### ACTION ITEM
Nothing but a number should be written: the count of lines below that contain "convention".

[Dataset entries]
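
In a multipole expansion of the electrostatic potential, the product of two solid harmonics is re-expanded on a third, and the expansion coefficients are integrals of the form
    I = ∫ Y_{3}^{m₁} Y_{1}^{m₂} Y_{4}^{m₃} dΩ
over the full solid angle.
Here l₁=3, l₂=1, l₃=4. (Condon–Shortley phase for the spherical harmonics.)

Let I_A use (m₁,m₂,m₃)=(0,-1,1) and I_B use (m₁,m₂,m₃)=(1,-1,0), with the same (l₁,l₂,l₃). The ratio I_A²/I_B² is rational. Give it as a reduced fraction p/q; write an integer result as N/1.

Shared (l₁,l₂,l₃)=(3,1,4): N and (l;000)² cancel in I_A²/I_B².
A: Δ = 0!·6!·2!/9! = 1/252; Racah Σ t=0..0: t=0:+1/72 = 1/72; ⇒ 3j(3 1 4; 0 -1 1)² = 5/126, sgn -1
B: Δ = 0!·6!·2!/9! = 1/252; Racah Σ t=0..0: t=0:+1/96 = 1/96; ⇒ 3j(3 1 4; 1 -1 0)² = 1/42, sgn +1
I_A²/I_B² = (5/126)/(1/42) = 5/3

5/3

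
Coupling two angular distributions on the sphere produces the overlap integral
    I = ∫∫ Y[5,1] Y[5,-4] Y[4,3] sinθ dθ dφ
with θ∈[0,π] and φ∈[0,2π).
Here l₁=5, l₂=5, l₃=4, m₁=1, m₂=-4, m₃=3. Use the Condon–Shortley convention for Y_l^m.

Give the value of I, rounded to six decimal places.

Rules hold: Σm=0, L=14 even, 0≤4≤10.
N = 11·11·9 = 1089
Δ = 6!·4!·4!/15! = 1/3153150
Racah Σ t=1..5: t=1:−1/69120 t=2:+1/1728 t=3:−1/576 t=4:+1/1728 t=5:−1/69120 = -7/11520
⇒ 3j(5 5 4; 0 0 0)² = 2/143, sgn -1
Racah Σ t=0..1: t=0:+1/103680 t=1:−1/17280 = -1/20736
⇒ 3j(5 5 4; 1 -4 3)² = 10/429, sgn +1
4πI² = N·(3j₀)²·(3jₘ)² = 60/169
I = -1·√(0.35503/4π) = -0.16808437

-0.168084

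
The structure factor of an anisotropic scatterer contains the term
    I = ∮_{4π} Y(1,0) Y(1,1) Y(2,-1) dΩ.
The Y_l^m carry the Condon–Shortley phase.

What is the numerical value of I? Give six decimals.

-0.218510

m-sum 0 ✓  L=4 even ✓  0≤2≤2 ✓
Π(2lᵢ+1) = 3×3×5 = 45
triangle coeff Δ(1,1,2) = 1/30
Σ_t [0,0]: t=0:+1/1 = 1/1
(3j)²=2/15 [(1 1 2; 0 0 0)], sign=+1
Σ_t [0,0]: t=0:+1/2 = 1/2
(3j)²=1/10 [(1 1 2; 0 1 -1)], sign=-1
⇒ 4πI² = 3/5
I = (-1)√(3/5/(4π)) = -0.21850969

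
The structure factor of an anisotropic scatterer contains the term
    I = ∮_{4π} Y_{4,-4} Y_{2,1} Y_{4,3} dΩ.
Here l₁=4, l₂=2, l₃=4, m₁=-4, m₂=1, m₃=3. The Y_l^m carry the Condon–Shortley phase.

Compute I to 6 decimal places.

0.198645

Checks pass: Σm=0; 10 even; l₃=4∈[2,6].
(2·4+1)(2·2+1)(2·4+1) = 405
Δ: 2! 6! 2! / 11! → 1/13860
sum: t=0:+1/192 t=1:−1/36 t=2:+1/192 = -5/288
3j²(4 2 4; 0 0 0) = Δ·Π!·Σ² = 20/693  (sign -1)
sum: t=2:+1/1440 = 1/1440
3j²(4 2 4; -4 1 3) = Δ·Π!·Σ² = 7/165  (sign -1)
combine: 4πI² = 405·20/693·7/165 = 60/121
take √, sign +1: I = 0.19864517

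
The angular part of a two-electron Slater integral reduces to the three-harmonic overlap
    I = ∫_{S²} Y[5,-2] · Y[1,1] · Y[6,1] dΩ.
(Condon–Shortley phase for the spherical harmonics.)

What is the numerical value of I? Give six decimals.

-0.129207

m-sum 0 ✓  L=12 even ✓  4≤6≤6 ✓
Π(2lᵢ+1) = 11×3×13 = 429
triangle coeff Δ(5,1,6) = 1/858
Σ_t [0,0]: t=0:+1/14400 = 1/14400
(3j)²=6/143 [(5 1 6; 0 0 0)], sign=+1
Σ_t [0,0]: t=0:+1/60480 = 1/60480
(3j)²=5/429 [(5 1 6; -2 1 1)], sign=-1
⇒ 4πI² = 30/143
I = (-1)√(30/143/(4π)) = -0.12920749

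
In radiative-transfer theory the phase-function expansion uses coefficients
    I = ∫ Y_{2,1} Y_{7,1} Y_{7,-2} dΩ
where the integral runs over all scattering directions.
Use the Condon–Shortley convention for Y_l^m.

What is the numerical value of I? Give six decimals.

0.077064

Rules hold: Σm=0, L=16 even, 5≤7≤9.
N = 5·15·15 = 1125
Δ = 2!·2!·12!/17! = 1/185640
Racah Σ t=0..2: t=0:+1/2419200 t=1:−1/518400 t=2:+1/2419200 = -1/907200
⇒ 3j(2 7 7; 0 0 0)² = 56/3315, sgn +1
Racah Σ t=0..1: t=0:+1/1935360 t=1:−1/1209600 = -1/3225600
⇒ 3j(2 7 7; 1 1 -2)² = 243/61880, sgn +1
4πI² = N·(3j₀)²·(3jₘ)² = 3645/48841
I = +1·√(0.0746299/4π) = 0.07706400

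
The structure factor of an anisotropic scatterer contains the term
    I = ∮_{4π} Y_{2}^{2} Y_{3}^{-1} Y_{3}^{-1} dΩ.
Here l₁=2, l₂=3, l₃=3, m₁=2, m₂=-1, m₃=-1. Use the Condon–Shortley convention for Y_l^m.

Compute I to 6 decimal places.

Checks pass: Σm=0; 8 even; l₃=3∈[1,5].
(2·2+1)(2·3+1)(2·3+1) = 245
Δ: 2! 2! 4! / 9! → 1/3780
sum: t=0:+1/24 t=1:−1/4 t=2:+1/24 = -1/6
3j²(2 3 3; 0 0 0) = Δ·Π!·Σ² = 4/105  (sign +1)
sum: t=0:+1/16 = 1/16
3j²(2 3 3; 2 -1 -1) = Δ·Π!·Σ² = 2/35  (sign +1)
combine: 4πI² = 245·4/105·2/35 = 8/15
take √, sign +1: I = 0.20601291

0.206013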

### WRITTEN SOLUTION
3